▶ _ASSIGNED TASK_:
In this material, which lines include the string "free"? Show them.
-.-.-
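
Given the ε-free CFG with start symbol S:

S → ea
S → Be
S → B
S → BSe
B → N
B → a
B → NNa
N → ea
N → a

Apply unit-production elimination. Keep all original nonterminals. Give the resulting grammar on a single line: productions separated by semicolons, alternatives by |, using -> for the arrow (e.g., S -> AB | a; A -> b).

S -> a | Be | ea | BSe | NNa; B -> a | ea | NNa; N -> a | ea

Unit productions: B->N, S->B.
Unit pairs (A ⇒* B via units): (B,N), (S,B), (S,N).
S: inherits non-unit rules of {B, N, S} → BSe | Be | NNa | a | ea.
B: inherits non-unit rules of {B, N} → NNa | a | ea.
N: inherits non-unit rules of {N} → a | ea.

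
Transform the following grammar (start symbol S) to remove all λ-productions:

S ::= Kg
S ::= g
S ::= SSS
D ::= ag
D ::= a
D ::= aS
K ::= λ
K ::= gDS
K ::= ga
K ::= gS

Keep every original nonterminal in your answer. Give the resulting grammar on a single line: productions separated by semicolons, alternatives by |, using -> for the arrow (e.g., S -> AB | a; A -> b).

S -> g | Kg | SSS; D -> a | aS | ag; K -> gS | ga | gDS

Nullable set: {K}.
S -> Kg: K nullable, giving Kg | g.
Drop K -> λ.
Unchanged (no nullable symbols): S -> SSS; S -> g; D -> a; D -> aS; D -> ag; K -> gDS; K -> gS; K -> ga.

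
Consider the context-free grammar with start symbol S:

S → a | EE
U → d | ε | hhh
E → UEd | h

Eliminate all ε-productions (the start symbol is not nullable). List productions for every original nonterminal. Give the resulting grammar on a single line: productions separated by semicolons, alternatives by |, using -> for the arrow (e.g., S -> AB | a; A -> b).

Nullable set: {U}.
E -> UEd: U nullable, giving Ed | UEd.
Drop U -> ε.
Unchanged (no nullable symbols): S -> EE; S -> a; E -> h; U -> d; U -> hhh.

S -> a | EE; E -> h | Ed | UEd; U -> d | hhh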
-.-.-
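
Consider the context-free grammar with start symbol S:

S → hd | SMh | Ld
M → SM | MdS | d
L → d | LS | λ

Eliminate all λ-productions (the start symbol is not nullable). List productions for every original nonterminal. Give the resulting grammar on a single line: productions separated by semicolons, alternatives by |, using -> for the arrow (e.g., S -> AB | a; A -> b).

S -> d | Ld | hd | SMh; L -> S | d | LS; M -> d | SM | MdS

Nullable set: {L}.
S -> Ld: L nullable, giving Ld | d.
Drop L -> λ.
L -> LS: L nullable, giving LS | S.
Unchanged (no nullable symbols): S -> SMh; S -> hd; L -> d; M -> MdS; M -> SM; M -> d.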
-.-.-
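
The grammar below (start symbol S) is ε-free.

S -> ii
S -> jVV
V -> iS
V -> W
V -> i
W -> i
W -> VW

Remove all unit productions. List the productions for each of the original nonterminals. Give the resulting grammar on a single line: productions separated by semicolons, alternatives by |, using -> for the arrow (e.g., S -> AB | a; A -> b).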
-.-.-
▶ _SOLUTION_:
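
Given the ε-free CFG with start symbol S:
Consider the context-free grammar with start symbol S:
Consider the context-free grammar with start symbol S:
The grammar below (start symbol S) is ε-free.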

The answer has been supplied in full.